:: WORKING DATA
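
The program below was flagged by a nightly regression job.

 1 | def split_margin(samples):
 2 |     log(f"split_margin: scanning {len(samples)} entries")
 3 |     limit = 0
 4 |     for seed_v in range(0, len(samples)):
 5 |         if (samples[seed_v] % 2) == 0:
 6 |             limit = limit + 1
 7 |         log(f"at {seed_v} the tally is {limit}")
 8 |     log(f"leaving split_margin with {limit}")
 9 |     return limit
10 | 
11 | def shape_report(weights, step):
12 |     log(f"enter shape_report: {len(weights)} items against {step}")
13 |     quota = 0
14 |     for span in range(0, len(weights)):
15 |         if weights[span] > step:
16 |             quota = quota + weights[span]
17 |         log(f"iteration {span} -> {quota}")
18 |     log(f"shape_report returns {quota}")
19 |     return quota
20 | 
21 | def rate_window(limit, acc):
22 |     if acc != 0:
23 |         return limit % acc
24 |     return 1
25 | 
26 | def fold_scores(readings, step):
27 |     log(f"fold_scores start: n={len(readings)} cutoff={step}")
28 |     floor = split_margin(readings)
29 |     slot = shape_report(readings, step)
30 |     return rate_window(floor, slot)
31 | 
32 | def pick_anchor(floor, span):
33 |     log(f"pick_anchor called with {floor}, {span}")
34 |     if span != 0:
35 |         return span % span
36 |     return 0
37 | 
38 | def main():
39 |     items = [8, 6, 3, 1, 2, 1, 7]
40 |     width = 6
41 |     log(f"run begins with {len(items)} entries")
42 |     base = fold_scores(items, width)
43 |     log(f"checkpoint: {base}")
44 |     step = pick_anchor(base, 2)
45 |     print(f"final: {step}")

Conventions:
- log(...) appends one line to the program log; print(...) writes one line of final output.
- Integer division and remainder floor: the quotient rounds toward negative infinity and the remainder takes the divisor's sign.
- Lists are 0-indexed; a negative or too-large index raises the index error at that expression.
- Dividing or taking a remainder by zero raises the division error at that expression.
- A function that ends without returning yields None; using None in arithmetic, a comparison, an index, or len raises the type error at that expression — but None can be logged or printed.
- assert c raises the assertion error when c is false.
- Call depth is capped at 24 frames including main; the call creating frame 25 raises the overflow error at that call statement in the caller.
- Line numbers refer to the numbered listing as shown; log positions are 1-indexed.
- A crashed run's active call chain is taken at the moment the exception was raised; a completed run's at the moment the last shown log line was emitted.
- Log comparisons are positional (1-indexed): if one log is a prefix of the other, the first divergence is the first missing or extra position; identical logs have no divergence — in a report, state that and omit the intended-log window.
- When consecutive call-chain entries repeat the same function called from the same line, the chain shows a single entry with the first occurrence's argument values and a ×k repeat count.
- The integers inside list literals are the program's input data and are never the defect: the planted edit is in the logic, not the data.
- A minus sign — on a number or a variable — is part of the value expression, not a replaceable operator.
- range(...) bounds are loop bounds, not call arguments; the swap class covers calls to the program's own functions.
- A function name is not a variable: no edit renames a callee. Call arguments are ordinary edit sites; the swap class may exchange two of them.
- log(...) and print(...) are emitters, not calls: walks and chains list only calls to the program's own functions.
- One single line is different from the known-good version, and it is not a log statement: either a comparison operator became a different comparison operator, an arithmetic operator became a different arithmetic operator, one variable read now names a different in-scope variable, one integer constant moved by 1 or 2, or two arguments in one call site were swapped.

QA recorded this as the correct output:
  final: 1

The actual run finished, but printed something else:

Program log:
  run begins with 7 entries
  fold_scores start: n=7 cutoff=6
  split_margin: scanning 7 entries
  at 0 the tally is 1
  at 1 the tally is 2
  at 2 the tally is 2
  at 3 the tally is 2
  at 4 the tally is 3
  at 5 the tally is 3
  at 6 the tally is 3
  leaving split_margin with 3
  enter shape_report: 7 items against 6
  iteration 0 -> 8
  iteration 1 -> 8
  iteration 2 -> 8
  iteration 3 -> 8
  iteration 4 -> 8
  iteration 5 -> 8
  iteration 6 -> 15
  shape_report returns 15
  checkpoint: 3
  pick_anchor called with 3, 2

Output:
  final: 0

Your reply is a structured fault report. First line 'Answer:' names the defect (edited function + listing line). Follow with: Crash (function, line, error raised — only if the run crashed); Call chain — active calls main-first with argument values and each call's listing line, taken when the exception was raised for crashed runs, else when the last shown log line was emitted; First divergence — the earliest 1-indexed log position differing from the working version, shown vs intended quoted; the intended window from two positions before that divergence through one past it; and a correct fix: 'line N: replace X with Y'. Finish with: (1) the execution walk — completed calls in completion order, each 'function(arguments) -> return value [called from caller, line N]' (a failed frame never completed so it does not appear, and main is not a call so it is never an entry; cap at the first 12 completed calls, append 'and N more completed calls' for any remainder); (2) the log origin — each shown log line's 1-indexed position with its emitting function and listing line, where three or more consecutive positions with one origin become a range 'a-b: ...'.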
::::
## INSTRUCTIONS TO FOLLOW
Set down each record verbatim.

## EXERCISE ANSWER
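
The program below was flagged by a nightly regression job.

 1 | def split_margin(samples):
 2 |     log(f"split_margin: scanning {len(samples)} entries")
 3 |     limit = 0
 4 |     for seed_v in range(0, len(samples)):
 5 |         if (samples[seed_v] % 2) == 0:
 6 |             limit = limit + 1
 7 |         log(f"at {seed_v} the tally is {limit}")
 8 |     log(f"leaving split_margin with {limit}")
 9 |     return limit
10 | 
11 | def shape_report(weights, step):
12 |     log(f"enter shape_report: {len(weights)} items against {step}")
13 |     quota = 0
14 |     for span in range(0, len(weights)):
15 |         if weights[span] > step:
16 |             quota = quota + weights[span]
17 |         log(f"iteration {span} -> {quota}")
18 |     log(f"shape_report returns {quota}")
19 |     return quota
20 | 
21 | def rate_window(limit, acc):
22 |     if acc != 0:
23 |         return limit % acc
24 |     return 1
25 | 
26 | def fold_scores(readings, step):
27 |     log(f"fold_scores start: n={len(readings)} cutoff={step}")
28 |     floor = split_margin(readings)
29 |     slot = shape_report(readings, step)
30 |     return rate_window(floor, slot)
31 | 
32 | def pick_anchor(floor, span):
33 |     log(f"pick_anchor called with {floor}, {span}")
34 |     if span != 0:
35 |         return span % span
36 |     return 0
37 | 
38 | def main():
39 |     items = [8, 6, 3, 1, 2, 1, 7]
40 |     width = 6
41 |     log(f"run begins with {len(items)} entries")
42 |     base = fold_scores(items, width)
43 |     log(f"checkpoint: {base}")
44 |     step = pick_anchor(base, 2)
45 |     print(f"final: {step}")

Conventions:
- log(...) appends one line to the program log; print(...) writes one line of final output.
- Integer division and remainder floor: the quotient rounds toward negative infinity and the remainder takes the divisor's sign.
- Lists are 0-indexed; a negative or too-large index raises the index error at that expression.
- Dividing or taking a remainder by zero raises the division error at that expression.
- A function that ends without returning yields None; using None in arithmetic, a comparison, an index, or len raises the type error at that expression — but None can be logged or printed.
- assert c raises the assertion error when c is false.
- Call depth is capped at 24 frames including main; the call creating frame 25 raises the overflow error at that call statement in the caller.
- Line numbers refer to the numbered listing as shown; log positions are 1-indexed.
- A crashed run's active call chain is taken at the moment the exception was raised; a completed run's at the moment the last shown log line was emitted.
- Log comparisons are positional (1-indexed): if one log is a prefix of the other, the first divergence is the first missing or extra position; identical logs have no divergence — in a report, state that and omit the intended-log window.
- When consecutive call-chain entries repeat the same function called from the same line, the chain shows a single entry with the first occurrence's argument values and a ×k repeat count.
- The integers inside list literals are the program's input data and are never the defect: the planted edit is in the logic, not the data.
- A minus sign — on a number or a variable — is part of the value expression, not a replaceable operator.
- range(...) bounds are loop bounds, not call arguments; the swap class covers calls to the program's own functions.
- A function name is not a variable: no edit renames a callee. Call arguments are ordinary edit sites; the swap class may exchange two of them.
- log(...) and print(...) are emitters, not calls: walks and chains list only calls to the program's own functions.
- One single line is different from the known-good version, and it is not a log statement: either a comparison operator became a different comparison operator, an arithmetic operator became a different arithmetic operator, one variable read now names a different in-scope variable, one integer constant moved by 1 or 2, or two arguments in one call site were swapped.

QA recorded this as the correct output:
  final: 1

The actual run finished, but printed something else:

Program log:
  run begins with 7 entries
  fold_scores start: n=7 cutoff=6
  split_margin: scanning 7 entries
  at 0 the tally is 1
  at 1 the tally is 2
  at 2 the tally is 2
  at 3 the tally is 2
  at 4 the tally is 3
  at 5 the tally is 3
  at 6 the tally is 3
  leaving split_margin with 3
  enter shape_report: 7 items against 6
  iteration 0 -> 8
  iteration 1 -> 8
  iteration 2 -> 8
  iteration 3 -> 8
  iteration 4 -> 8
  iteration 5 -> 8
  iteration 6 -> 15
  shape_report returns 15
  checkpoint: 3
  pick_anchor called with 3, 2

Output:
  final: 0

Your reply is a structured fault report. First line 'Answer:' names the defect (edited function + listing line). Follow with: Crash (function, line, error raised — only if the run crashed); Call chain — active calls main-first with argument values and each call's listing line, taken when the exception was raised for crashed runs, else when the last shown log line was emitted; First divergence — the earliest 1-indexed log position differing from the working version, shown vs intended quoted; the intended window from two positions before that divergence through one past it; and a correct fix: 'line N: replace X with Y'. Finish with: (1) the execution walk — completed calls in completion order, each 'function(arguments) -> return value [called from caller, line N]' (a failed frame never completed so it does not appear, and main is not a call so it is never an entry; cap at the first 12 completed calls, append 'and N more completed calls' for any remainder); (2) the log origin — each shown log line's 1-indexed position with its emitting function and listing line, where three or more consecutive positions with one origin become a range 'a-b: ...'.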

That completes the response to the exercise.